Your instructions => Set down exactly the lines below between the line holding "runner: (x=1, y=1), insert from +x or +y" and the line holding "top: (x=0, y=1), insert from +x", inclusive; no other line belongs in the answer.

Materials provided =>
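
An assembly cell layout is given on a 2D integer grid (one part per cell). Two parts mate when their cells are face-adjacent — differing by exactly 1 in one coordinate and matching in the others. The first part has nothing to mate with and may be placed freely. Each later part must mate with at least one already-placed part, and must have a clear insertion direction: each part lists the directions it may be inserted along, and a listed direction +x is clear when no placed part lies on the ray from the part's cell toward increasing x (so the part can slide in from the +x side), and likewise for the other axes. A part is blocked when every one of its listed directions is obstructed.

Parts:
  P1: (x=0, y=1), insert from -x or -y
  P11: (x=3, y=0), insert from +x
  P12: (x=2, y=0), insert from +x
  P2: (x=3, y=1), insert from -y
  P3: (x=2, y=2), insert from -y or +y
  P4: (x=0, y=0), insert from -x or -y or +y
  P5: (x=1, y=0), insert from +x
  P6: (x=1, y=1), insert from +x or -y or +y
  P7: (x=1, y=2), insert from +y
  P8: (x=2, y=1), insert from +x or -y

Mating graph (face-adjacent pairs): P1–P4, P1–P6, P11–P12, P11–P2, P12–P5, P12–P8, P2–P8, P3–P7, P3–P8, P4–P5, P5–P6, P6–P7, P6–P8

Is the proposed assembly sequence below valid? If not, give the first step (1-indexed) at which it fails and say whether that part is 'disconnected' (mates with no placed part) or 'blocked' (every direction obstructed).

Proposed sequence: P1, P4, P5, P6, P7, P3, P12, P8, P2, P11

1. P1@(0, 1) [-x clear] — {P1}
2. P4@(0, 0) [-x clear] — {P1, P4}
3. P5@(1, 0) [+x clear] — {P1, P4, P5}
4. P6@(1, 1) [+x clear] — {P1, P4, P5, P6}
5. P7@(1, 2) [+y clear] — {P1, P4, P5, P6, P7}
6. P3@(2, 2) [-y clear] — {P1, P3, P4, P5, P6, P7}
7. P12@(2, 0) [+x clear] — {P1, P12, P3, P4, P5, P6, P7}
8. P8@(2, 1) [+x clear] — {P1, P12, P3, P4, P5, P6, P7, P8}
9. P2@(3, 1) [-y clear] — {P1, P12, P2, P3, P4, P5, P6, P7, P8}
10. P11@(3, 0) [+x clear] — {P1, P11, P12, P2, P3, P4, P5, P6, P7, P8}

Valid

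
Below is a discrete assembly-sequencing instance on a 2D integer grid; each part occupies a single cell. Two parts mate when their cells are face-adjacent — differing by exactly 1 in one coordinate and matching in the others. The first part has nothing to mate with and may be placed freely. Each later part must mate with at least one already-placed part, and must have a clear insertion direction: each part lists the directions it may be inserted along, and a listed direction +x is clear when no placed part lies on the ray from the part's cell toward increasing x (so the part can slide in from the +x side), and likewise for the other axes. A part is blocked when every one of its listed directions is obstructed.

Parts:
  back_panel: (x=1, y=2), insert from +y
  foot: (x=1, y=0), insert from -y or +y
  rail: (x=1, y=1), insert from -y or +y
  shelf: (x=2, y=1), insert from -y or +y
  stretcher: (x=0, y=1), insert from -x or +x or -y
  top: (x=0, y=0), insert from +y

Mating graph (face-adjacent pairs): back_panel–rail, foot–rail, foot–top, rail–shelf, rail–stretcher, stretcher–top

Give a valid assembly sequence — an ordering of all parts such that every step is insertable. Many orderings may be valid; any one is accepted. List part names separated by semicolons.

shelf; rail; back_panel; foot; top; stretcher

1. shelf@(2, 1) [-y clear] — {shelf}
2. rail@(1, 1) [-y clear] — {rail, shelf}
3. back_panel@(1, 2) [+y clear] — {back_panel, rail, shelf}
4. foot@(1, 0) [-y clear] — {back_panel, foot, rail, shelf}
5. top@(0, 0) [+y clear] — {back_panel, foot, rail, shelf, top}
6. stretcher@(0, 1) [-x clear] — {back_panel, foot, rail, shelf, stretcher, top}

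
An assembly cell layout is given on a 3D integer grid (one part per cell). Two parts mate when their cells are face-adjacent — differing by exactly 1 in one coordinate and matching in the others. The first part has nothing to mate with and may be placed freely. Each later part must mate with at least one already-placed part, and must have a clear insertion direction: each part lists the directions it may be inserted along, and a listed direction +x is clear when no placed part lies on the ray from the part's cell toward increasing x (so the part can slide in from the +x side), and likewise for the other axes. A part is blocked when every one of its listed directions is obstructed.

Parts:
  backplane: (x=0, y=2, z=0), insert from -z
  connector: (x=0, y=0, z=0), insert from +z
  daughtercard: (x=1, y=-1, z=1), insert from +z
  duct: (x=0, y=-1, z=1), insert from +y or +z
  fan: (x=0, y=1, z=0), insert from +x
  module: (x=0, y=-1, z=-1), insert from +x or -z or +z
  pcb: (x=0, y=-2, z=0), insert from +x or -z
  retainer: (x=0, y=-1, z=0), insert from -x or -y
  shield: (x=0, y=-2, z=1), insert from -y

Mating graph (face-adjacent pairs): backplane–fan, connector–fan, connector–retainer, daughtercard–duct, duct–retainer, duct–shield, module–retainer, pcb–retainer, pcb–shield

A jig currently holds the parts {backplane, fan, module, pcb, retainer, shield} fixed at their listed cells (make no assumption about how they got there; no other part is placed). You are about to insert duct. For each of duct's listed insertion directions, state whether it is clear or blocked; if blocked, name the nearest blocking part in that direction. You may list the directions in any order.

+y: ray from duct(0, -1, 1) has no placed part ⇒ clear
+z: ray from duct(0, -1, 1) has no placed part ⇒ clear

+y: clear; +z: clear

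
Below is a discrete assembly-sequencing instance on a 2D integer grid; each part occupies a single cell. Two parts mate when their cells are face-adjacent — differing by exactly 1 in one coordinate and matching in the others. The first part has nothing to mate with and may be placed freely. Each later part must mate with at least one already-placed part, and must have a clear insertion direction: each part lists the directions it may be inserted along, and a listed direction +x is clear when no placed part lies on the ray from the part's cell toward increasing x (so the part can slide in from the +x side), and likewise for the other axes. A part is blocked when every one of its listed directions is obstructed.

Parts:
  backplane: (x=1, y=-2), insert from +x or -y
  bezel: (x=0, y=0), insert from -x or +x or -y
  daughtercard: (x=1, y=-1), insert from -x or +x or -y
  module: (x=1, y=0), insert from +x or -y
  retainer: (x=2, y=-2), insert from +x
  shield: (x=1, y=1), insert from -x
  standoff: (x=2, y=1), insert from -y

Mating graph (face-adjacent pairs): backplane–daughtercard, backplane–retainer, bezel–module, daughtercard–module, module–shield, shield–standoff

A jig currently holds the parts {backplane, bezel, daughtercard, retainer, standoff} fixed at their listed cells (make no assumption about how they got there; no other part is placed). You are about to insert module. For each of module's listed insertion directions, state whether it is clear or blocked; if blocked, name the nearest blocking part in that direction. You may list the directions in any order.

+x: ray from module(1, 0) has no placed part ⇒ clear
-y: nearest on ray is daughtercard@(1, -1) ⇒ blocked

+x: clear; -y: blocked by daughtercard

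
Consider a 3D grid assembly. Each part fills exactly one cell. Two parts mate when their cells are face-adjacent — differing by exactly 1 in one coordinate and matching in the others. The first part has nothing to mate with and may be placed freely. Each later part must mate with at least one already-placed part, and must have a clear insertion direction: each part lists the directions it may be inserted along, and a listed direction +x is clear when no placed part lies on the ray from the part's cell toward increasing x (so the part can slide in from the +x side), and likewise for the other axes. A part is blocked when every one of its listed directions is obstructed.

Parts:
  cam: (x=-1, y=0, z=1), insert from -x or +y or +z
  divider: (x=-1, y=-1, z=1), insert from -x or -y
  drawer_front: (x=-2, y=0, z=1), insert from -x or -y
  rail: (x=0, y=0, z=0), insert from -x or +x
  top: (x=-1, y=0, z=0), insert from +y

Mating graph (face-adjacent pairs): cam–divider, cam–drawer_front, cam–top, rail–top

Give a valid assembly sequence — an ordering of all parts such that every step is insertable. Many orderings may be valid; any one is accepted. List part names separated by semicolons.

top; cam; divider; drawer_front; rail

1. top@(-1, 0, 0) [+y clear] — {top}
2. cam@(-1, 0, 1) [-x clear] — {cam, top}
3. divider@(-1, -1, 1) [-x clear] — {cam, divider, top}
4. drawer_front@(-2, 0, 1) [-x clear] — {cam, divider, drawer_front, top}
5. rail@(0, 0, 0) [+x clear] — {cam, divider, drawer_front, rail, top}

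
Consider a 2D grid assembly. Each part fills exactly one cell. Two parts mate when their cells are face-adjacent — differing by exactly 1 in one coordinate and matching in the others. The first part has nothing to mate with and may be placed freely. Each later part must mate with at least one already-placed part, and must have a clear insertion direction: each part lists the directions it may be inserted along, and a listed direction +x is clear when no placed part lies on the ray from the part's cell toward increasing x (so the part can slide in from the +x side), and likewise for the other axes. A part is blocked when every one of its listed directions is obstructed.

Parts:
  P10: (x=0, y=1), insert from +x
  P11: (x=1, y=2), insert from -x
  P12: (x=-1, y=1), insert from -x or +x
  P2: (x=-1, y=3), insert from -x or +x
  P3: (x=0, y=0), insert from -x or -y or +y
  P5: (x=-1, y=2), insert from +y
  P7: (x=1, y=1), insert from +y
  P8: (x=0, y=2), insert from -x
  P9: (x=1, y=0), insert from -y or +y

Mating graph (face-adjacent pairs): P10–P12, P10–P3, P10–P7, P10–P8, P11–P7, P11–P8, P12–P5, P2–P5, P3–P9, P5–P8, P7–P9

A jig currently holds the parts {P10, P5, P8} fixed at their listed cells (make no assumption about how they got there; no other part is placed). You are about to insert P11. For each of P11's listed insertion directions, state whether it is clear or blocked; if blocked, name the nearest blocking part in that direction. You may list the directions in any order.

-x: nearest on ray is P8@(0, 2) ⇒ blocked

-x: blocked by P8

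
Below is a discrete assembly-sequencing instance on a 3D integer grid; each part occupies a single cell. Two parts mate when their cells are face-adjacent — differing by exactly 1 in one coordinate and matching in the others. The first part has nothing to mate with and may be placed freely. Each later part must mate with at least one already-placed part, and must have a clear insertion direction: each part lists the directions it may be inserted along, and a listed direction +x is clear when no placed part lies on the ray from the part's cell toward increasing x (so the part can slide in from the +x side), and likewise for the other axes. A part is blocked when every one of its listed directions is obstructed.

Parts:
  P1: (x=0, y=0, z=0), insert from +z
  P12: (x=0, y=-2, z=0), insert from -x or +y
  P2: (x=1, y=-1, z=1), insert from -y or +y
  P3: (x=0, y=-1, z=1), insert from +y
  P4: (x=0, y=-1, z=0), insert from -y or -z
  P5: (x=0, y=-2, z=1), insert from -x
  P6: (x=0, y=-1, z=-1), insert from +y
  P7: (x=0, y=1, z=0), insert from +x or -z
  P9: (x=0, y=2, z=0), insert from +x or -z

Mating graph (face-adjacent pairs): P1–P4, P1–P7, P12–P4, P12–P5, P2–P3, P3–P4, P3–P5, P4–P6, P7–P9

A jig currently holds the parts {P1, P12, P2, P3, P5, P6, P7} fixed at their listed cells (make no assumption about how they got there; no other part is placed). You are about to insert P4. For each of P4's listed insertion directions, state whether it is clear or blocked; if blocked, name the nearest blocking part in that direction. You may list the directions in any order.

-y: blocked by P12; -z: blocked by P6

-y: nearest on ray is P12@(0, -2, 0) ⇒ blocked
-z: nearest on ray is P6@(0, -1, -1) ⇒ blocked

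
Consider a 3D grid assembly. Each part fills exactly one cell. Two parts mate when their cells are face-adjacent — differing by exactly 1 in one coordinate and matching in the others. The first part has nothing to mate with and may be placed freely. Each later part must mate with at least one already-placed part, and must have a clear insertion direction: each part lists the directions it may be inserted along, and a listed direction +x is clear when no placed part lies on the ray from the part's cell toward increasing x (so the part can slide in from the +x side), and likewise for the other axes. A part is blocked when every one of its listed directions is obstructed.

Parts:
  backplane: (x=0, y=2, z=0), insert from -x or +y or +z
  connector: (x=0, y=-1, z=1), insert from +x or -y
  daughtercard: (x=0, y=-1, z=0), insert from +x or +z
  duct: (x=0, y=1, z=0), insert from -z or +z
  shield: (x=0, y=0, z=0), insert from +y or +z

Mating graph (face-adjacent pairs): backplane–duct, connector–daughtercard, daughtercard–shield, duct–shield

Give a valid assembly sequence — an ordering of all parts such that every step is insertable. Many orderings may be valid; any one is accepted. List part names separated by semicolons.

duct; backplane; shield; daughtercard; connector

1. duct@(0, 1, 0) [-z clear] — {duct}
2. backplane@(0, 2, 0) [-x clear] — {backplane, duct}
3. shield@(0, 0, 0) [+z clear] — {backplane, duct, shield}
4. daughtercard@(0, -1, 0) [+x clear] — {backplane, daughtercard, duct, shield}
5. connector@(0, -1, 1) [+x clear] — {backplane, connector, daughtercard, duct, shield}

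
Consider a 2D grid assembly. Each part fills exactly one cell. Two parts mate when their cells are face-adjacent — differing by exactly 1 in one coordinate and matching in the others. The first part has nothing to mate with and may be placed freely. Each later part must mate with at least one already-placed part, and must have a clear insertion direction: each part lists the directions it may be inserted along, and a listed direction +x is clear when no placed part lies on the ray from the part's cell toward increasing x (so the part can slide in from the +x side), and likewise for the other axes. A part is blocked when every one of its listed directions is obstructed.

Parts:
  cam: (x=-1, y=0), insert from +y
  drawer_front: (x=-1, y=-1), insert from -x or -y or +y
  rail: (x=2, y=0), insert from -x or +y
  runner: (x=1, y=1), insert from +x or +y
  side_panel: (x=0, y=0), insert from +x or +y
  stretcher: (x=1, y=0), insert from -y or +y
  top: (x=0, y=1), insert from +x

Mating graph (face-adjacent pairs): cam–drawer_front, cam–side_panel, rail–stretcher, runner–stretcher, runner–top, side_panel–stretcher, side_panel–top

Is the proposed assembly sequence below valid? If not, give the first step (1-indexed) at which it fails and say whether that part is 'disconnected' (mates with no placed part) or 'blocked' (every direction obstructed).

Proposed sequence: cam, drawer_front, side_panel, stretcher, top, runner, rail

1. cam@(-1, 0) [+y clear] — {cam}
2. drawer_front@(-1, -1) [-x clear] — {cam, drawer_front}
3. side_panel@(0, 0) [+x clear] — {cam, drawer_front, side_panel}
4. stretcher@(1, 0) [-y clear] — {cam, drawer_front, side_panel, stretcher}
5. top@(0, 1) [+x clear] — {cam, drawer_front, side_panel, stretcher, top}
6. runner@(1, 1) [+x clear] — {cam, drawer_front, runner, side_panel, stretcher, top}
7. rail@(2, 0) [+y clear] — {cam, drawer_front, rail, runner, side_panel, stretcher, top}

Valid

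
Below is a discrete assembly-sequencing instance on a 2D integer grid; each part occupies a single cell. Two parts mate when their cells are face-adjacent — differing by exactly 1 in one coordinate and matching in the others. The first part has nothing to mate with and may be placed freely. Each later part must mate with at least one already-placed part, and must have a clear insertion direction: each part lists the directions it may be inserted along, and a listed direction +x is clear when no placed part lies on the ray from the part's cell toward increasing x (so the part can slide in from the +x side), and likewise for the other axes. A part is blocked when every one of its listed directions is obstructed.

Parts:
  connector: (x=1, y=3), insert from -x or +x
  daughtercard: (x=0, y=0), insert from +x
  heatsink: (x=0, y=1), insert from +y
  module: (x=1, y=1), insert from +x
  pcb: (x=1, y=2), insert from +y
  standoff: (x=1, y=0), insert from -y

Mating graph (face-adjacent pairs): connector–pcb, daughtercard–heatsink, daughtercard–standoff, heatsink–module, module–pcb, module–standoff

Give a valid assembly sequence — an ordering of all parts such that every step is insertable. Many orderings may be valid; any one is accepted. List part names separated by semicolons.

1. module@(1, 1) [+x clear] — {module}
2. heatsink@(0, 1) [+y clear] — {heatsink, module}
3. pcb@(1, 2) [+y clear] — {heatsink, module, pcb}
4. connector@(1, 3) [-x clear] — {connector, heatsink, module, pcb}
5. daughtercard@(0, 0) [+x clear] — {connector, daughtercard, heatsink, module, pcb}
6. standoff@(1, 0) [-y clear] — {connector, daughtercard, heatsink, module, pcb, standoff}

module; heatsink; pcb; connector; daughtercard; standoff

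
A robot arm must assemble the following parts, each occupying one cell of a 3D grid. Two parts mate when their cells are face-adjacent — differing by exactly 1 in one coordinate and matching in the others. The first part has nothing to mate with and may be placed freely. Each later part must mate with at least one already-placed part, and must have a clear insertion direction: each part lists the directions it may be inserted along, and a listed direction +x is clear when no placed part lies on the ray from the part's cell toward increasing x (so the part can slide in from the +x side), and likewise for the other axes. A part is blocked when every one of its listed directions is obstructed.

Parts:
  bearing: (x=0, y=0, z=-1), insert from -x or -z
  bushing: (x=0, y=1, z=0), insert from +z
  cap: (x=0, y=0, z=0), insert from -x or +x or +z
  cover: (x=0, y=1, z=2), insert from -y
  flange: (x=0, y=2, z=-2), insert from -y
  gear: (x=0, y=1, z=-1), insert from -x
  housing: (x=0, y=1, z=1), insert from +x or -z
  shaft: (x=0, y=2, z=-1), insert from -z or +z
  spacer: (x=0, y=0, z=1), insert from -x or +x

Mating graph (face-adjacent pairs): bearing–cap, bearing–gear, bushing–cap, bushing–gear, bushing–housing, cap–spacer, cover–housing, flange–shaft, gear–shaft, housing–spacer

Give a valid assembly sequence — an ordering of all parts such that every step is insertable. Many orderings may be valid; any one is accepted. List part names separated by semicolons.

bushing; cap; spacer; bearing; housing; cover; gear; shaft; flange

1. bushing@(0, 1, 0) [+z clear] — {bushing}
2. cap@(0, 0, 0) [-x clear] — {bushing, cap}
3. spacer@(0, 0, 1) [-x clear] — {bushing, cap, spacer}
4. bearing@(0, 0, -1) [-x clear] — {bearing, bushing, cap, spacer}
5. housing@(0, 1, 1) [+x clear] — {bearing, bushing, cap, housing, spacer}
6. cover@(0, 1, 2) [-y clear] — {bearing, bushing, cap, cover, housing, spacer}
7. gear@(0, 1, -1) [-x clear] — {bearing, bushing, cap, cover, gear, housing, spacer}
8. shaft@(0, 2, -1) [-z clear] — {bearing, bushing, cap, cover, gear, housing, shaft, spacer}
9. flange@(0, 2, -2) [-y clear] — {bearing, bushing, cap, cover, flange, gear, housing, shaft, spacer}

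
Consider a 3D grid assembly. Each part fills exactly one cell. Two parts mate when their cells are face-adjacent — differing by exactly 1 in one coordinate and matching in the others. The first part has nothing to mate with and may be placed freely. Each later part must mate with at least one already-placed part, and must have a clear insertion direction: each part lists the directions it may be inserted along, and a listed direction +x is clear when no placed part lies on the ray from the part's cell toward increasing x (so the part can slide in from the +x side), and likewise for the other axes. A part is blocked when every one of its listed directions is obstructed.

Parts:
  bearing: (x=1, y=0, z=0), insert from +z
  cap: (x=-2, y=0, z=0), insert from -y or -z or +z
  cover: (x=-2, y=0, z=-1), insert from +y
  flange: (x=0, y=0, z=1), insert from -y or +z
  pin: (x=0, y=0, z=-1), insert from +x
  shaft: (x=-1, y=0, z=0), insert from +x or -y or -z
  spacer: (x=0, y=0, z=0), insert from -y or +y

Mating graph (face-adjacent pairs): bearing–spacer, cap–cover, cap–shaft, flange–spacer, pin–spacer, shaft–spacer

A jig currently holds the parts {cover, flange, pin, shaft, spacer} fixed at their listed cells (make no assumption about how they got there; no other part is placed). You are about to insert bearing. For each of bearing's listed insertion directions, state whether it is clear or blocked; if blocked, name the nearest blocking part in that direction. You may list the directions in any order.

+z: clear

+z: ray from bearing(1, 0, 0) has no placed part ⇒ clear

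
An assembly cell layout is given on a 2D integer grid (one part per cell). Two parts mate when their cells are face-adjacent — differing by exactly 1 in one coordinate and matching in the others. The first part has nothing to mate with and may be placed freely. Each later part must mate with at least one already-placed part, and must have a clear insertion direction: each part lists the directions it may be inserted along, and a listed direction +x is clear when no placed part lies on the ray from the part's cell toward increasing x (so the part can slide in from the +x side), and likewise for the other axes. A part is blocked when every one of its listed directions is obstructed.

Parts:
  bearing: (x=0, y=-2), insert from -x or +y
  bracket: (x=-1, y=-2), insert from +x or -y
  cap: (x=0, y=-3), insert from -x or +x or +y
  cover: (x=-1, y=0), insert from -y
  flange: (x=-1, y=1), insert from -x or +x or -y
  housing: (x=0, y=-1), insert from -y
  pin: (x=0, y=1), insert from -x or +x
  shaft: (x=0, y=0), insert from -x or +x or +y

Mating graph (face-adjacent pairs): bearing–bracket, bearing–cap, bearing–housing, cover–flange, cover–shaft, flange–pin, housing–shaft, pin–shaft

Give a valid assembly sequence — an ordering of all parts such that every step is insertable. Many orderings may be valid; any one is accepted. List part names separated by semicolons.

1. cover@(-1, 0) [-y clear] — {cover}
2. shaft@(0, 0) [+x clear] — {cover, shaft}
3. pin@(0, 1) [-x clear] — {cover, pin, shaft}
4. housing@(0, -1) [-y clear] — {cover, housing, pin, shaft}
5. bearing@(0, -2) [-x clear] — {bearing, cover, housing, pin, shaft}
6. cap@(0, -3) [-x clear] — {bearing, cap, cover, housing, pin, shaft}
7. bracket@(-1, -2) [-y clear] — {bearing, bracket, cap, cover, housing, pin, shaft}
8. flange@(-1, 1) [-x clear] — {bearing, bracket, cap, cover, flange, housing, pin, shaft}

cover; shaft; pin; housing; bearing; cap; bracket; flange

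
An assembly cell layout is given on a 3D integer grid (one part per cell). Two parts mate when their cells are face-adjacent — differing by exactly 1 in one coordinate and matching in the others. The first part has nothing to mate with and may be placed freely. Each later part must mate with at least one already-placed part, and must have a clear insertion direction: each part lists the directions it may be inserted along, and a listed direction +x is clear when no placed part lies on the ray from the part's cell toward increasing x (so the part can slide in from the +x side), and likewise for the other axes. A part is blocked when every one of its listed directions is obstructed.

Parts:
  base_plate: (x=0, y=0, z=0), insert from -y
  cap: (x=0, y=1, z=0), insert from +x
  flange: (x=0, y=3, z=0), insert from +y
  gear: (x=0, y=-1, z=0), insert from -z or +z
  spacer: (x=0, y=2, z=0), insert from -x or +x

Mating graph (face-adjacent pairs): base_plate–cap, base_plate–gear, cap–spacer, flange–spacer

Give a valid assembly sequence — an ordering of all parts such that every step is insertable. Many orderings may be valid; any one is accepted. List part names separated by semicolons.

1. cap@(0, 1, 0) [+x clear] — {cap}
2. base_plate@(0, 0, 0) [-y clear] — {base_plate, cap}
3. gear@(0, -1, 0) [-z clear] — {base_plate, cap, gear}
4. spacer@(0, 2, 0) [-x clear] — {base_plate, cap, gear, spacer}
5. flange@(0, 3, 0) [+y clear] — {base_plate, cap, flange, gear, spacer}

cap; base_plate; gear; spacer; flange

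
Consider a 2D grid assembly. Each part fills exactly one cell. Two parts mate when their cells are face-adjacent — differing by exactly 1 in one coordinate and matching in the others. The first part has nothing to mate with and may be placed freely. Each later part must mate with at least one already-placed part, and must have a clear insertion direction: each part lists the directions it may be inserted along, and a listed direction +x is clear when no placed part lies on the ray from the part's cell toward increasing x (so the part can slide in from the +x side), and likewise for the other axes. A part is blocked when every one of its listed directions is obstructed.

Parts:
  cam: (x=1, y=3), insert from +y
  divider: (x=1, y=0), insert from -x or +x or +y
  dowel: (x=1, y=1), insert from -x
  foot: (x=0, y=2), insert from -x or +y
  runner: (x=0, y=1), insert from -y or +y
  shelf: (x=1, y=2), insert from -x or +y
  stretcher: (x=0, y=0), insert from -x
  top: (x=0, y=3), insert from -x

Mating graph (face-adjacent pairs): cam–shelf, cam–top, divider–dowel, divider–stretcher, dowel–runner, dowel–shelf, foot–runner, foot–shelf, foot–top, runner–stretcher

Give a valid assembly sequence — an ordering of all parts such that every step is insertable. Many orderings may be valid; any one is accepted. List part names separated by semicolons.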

Solution below =>
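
  runner: (x=1, y=1), insert from +x or +y
  side_panel: (x=0, y=0), insert from +x or +y
  stretcher: (x=1, y=0), insert from -y or +y
  top: (x=0, y=1), insert from +x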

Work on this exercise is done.